- [TASK REQUIREMENTS]
Print the lines in the listing below that fall between the line with "A degree-4 polynomial" and the line with "f | ? | 298 | 6 | 1 | 781 | 3835", those two lines included, exactly as they stand and with nothing else.
*** Block opens ***
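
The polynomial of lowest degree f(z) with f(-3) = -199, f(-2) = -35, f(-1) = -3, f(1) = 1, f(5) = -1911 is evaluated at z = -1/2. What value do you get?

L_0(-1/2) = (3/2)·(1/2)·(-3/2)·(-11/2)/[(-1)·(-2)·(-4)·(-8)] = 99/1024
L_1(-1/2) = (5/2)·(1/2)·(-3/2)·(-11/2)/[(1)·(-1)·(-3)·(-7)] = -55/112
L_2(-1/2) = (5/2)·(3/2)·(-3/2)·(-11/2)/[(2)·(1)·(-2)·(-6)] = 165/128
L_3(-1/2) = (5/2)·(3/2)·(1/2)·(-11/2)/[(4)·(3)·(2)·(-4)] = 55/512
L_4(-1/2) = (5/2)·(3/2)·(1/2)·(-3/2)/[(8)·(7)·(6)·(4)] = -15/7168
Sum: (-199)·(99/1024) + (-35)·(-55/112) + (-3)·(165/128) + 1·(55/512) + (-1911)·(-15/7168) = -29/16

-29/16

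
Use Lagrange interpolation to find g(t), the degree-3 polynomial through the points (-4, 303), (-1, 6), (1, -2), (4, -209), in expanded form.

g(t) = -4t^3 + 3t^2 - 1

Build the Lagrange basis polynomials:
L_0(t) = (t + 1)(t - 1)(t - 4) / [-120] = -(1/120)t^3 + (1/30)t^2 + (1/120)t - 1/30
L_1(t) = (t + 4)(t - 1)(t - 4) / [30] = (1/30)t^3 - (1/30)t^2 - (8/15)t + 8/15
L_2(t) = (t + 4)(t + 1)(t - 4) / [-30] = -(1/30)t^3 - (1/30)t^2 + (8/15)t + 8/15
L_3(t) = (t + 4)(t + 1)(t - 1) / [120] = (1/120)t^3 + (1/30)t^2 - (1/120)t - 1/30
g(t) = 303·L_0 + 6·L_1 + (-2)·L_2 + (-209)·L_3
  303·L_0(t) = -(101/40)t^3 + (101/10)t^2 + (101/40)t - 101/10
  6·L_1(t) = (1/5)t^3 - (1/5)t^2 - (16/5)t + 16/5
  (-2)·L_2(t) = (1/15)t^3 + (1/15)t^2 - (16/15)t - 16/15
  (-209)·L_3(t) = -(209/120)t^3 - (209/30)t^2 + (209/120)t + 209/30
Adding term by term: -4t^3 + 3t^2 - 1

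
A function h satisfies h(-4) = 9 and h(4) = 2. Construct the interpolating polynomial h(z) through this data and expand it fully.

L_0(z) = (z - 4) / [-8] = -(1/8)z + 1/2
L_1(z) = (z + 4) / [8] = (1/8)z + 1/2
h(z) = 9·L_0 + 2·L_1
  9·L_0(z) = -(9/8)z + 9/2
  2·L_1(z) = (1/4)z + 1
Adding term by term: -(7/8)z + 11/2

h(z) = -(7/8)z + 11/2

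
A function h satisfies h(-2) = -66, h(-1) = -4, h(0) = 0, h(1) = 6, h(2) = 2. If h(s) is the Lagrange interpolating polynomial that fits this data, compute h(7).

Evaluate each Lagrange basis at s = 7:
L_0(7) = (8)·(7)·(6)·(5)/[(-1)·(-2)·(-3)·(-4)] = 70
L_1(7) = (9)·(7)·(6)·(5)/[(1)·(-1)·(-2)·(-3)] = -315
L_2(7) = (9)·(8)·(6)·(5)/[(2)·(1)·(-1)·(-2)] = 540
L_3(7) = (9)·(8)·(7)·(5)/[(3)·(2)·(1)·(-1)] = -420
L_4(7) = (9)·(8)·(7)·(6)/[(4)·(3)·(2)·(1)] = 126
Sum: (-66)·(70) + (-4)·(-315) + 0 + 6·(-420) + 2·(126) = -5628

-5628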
*** Block closes ***
*** Block opens ***
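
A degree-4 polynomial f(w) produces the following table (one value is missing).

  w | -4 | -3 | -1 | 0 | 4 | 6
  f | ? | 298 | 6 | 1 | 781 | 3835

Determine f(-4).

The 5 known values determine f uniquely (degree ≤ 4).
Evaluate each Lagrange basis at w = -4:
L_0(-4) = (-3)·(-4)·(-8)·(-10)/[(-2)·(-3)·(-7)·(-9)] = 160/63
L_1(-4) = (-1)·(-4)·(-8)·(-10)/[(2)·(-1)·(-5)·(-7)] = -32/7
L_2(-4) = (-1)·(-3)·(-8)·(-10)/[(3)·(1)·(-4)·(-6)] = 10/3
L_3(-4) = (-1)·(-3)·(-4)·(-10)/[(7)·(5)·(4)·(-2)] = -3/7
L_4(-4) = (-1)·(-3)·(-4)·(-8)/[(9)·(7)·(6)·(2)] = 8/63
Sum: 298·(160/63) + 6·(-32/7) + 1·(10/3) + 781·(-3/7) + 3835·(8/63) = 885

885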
*** Block closes ***
*** Block opens ***
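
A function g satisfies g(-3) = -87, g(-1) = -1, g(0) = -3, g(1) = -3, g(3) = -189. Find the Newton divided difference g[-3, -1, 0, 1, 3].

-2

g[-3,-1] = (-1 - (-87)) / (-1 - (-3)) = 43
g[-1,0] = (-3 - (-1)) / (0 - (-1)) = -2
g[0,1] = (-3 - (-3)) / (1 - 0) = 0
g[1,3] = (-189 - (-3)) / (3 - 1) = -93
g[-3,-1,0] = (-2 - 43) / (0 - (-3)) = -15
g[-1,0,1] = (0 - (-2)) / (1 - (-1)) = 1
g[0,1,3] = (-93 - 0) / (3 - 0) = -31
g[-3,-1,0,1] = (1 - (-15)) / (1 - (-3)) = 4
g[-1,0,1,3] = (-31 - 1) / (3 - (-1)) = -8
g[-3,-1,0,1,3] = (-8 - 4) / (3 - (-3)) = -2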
*** Block closes ***
- [EXPECTED ANSWER]
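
A degree-4 polynomial f(w) produces the following table (one value is missing).

  w | -4 | -3 | -1 | 0 | 4 | 6
  f | ? | 298 | 6 | 1 | 781 | 3835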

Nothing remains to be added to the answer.